→ Saved entries:
*** Block opens ***

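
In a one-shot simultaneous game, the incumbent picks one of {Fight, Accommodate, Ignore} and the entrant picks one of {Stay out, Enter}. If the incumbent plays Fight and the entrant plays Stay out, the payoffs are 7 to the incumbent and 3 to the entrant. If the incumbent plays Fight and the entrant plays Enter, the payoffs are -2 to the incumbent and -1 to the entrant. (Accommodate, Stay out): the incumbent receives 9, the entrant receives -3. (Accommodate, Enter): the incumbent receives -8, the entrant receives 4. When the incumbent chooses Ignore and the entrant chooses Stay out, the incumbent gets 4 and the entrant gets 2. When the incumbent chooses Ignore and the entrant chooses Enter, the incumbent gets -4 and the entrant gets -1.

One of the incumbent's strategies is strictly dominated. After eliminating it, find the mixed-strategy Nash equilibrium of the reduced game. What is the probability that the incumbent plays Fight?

p = 7/11

The incumbent's strategy Ignore is strictly dominated by Fight: 7 > 4 and -2 > -4. Eliminate Ignore.
The incumbent's mix must leave the entrant indifferent between Stay out and Enter.
  the entrant's expected payoff from Stay out: p·3 + (1−p)·(-3) = 6p - 3
  the entrant's expected payoff from Enter: p·(-1) + (1−p)·4 = -5p + 4
  6p - 3 = -5p + 4  ⇒  11p = 7  ⇒  p = 7/11.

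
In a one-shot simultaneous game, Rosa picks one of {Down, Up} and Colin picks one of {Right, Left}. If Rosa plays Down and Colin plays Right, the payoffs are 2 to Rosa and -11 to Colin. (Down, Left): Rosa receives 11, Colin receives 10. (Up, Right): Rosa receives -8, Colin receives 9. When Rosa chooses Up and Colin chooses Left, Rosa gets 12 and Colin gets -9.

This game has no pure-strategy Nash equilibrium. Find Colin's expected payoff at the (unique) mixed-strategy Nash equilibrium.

Set Colin's expected payoff from Right equal to that from Left:
  Colin's payoff to Right: p·(-11) + (1−p)·9 = -20p + 9
  Colin's payoff to Left: p·10 + (1−p)·(-9) = 19p - 9
  -20p + 9 = 19p - 9  ⇒  -39p = -18  ⇒  p = 6/13.
At equilibrium Colin is indifferent across columns, so Colin's payoff equals the payoff from Right: (6/13)·(-11) + (7/13)·9 = -3/13.

-3/13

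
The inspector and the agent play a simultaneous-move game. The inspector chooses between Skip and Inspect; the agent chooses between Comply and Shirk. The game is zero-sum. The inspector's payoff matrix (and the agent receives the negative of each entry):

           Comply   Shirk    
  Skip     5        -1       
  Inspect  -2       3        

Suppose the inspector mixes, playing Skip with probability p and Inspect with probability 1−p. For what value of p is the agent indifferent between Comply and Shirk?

For the agent to be willing to mix, the agent must be indifferent between Comply and Shirk, which pins down the inspector's mix.
  the agent's expected payoff from Comply: p·(-5) + (1−p)·2 = -7p + 2
  the agent's expected payoff from Shirk: p·1 + (1−p)·(-3) = 4p - 3
  -7p + 2 = 4p - 3  ⇒  -11p = -5  ⇒  p = 5/11.

p = 5/11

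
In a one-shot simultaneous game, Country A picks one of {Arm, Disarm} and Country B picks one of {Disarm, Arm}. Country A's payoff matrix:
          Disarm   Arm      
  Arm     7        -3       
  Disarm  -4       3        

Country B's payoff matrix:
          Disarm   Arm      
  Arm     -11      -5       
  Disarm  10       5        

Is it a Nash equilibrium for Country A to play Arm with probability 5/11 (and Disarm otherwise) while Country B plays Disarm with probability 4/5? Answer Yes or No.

Given Country B's mix q = 4/5, Country A's payoff from Arm is 5 but from Disarm is -13/5. Country A strictly prefers Arm, so Country A would not mix.
So the proposed profile is not a Nash equilibrium.

No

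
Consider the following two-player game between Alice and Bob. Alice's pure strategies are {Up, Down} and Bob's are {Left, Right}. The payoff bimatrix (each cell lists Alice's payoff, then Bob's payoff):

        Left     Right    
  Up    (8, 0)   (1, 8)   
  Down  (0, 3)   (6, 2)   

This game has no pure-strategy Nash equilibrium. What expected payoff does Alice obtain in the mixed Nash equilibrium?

Set Alice's expected payoff from Up equal to that from Down:
  Alice's payoff from Up: q·8 + (1−q)·1 = 7q + 1
  Alice's payoff from Down: q·0 + (1−q)·6 = -6q + 6
  7q + 1 = -6q + 6  ⇒  13q = 5  ⇒  q = 5/13.
At equilibrium Alice is indifferent across rows, so Alice's payoff equals the payoff from Up: (5/13)·8 + (8/13)·1 = 48/13.

48/13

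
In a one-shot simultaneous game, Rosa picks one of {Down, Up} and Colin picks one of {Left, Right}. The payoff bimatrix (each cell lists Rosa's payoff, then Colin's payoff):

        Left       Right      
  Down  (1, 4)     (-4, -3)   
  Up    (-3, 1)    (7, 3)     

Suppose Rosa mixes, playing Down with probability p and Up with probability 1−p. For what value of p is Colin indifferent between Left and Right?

Colin's indifference between Left and Right determines Rosa's mixing probability p:
  Colin's payoff from Left: p·4 + (1−p)·1 = 3p + 1
  Colin's payoff from Right: p·(-3) + (1−p)·3 = -6p + 3
  3p + 1 = -6p + 3  ⇒  9p = 2  ⇒  p = 2/9.

p = 2/9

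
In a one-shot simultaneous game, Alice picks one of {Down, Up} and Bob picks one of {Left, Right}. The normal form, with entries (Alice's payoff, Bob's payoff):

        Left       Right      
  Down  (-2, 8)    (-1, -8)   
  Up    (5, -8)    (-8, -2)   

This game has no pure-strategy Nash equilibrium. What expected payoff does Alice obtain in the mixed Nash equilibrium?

-3/2

For Alice to be willing to mix, Alice must be indifferent between Down and Up, which pins down Bob's mix.
  Alice's payoff to Down: q·(-2) + (1−q)·(-1) = -q - 1
  Alice's payoff to Up: q·5 + (1−q)·(-8) = 13q - 8
  -q - 1 = 13q - 8  ⇒  -14q = -7  ⇒  q = 1/2.
At equilibrium Alice is indifferent across rows, so Alice's payoff equals the payoff from Down: (1/2)·(-2) + (1/2)·(-1) = -3/2.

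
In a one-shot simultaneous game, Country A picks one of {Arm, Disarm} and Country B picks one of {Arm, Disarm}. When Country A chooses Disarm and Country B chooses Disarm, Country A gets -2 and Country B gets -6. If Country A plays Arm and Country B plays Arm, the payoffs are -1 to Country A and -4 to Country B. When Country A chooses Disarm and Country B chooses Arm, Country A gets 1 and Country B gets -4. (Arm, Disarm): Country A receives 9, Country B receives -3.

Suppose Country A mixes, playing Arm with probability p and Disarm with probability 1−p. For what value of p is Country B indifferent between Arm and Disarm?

For Country B to be willing to mix, Country B must be indifferent between Arm and Disarm, which pins down Country A's mix.
  Country B's payoff from Arm: p·(-4) + (1−p)·(-4) = -4
  Country B's payoff from Disarm: p·(-3) + (1−p)·(-6) = 3p - 6
  -4 = 3p - 6  ⇒  -3p = -2  ⇒  p = 2/3.

p = 2/3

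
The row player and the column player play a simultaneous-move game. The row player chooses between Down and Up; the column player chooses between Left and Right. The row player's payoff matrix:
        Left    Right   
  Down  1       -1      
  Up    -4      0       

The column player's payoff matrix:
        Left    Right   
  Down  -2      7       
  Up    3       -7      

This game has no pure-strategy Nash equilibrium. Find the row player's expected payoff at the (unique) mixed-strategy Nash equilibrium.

For the row player to be willing to mix, the row player must be indifferent between Down and Up, which pins down the column player's mix.
  the row player's payoff from Down: q·1 + (1−q)·(-1) = 2q - 1
  the row player's payoff from Up: q·(-4) + (1−q)·0 = -4q
  2q - 1 = -4q  ⇒  6q = 1  ⇒  q = 1/6.
At equilibrium the row player is indifferent across rows, so the row player's payoff equals the payoff from Down: (1/6)·1 + (5/6)·(-1) = -2/3.

-2/3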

*** Block closes ***

Number of lines above holding "each"? Give that number alone.

3